§ THE TASK
Nothing outside the range is wanted. Repeat exactly the lines below from the one with "Two steel mills" through the one with "20 | 3 | 7 | 8 |".

(Stored items)

▬▬▬▬▬▬

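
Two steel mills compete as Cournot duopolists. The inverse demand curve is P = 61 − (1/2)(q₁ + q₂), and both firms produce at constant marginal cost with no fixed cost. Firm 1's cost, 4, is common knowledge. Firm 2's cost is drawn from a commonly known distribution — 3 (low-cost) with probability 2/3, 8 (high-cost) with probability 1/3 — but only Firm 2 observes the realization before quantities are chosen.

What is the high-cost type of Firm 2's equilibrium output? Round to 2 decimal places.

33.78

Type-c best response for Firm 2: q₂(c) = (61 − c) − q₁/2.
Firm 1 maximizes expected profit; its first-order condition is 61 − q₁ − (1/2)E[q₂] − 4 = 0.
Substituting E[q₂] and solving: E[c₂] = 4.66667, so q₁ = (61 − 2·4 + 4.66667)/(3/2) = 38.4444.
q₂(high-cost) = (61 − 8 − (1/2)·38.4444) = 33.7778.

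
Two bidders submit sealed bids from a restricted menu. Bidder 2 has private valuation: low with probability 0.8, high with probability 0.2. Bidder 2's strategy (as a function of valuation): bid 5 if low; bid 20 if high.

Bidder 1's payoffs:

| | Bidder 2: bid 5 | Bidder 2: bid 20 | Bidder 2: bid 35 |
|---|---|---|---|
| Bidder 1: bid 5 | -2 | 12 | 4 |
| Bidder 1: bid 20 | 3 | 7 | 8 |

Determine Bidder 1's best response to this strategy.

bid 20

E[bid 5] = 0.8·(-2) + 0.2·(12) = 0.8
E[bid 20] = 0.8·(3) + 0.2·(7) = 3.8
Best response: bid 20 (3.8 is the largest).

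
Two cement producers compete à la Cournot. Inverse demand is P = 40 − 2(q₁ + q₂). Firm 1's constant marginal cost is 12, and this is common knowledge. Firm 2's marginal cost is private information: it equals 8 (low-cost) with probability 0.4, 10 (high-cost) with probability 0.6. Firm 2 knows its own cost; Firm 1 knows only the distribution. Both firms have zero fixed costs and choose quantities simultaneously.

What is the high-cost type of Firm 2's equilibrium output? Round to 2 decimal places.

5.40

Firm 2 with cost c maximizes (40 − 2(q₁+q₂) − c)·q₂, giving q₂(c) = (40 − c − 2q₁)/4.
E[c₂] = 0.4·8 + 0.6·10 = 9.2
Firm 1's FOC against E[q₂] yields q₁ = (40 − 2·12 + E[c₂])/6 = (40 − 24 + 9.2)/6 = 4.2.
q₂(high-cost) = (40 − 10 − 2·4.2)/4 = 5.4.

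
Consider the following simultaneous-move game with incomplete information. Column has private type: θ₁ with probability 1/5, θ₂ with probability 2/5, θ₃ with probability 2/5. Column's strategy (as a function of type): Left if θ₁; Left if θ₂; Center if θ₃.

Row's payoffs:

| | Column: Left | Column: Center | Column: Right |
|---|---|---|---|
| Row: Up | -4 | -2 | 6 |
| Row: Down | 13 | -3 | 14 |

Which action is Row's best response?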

▬▬▬▬▬▬

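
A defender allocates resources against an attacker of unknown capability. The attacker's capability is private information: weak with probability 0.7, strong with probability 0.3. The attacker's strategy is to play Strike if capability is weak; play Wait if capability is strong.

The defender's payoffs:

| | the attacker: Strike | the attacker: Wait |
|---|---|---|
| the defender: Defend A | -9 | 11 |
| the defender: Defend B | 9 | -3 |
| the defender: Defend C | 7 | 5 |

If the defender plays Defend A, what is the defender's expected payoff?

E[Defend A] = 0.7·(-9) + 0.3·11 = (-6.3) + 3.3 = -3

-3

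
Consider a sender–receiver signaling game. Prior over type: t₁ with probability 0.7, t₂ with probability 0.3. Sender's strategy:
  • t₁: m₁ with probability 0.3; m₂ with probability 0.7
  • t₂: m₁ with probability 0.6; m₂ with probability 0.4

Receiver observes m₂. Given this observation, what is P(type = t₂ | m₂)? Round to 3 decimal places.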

▬▬▬▬▬▬

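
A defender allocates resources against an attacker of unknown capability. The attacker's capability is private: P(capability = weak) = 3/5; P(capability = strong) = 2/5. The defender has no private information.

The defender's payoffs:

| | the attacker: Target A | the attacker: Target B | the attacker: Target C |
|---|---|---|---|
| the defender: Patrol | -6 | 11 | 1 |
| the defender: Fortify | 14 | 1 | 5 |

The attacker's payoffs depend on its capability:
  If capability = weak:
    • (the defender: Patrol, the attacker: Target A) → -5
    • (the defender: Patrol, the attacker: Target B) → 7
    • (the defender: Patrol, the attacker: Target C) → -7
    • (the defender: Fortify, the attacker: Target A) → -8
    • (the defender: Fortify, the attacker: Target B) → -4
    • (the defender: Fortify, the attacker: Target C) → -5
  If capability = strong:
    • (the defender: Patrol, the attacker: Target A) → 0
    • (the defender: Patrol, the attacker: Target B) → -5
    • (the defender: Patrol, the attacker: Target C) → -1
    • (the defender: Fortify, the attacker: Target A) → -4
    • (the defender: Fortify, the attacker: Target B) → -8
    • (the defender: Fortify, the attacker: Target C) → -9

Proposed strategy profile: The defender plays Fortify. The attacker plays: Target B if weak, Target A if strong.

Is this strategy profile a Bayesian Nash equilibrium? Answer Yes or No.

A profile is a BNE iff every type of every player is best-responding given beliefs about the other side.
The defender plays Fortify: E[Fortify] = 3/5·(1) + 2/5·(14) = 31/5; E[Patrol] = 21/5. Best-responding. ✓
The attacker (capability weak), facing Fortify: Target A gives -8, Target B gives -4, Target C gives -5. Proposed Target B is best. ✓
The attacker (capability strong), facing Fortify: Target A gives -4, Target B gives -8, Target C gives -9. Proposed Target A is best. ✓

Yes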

▬▬▬▬▬▬

§ ANSWER TO THE PROBLEM
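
Two steel mills compete as Cournot duopolists. The inverse demand curve is P = 61 − (1/2)(q₁ + q₂), and both firms produce at constant marginal cost with no fixed cost. Firm 1's cost, 4, is common knowledge. Firm 2's cost is drawn from a commonly known distribution — 3 (low-cost) with probability 2/3, 8 (high-cost) with probability 1/3 — but only Firm 2 observes the realization before quantities are chosen.

What is the high-cost type of Firm 2's equilibrium output? Round to 2 decimal places.

33.78

Type-c best response for Firm 2: q₂(c) = (61 − c) − q₁/2.
Firm 1 maximizes expected profit; its first-order condition is 61 − q₁ − (1/2)E[q₂] − 4 = 0.
Substituting E[q₂] and solving: E[c₂] = 4.66667, so q₁ = (61 − 2·4 + 4.66667)/(3/2) = 38.4444.
q₂(high-cost) = (61 − 8 − (1/2)·38.4444) = 33.7778.

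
Two bidders submit sealed bids from a restricted menu. Bidder 2 has private valuation: low with probability 0.8, high with probability 0.2. Bidder 2's strategy (as a function of valuation): bid 5 if low; bid 20 if high.

Bidder 1's payoffs:

| | Bidder 2: bid 5 | Bidder 2: bid 20 | Bidder 2: bid 35 |
|---|---|---|---|
| Bidder 1: bid 5 | -2 | 12 | 4 |
| Bidder 1: bid 20 | 3 | 7 | 8 |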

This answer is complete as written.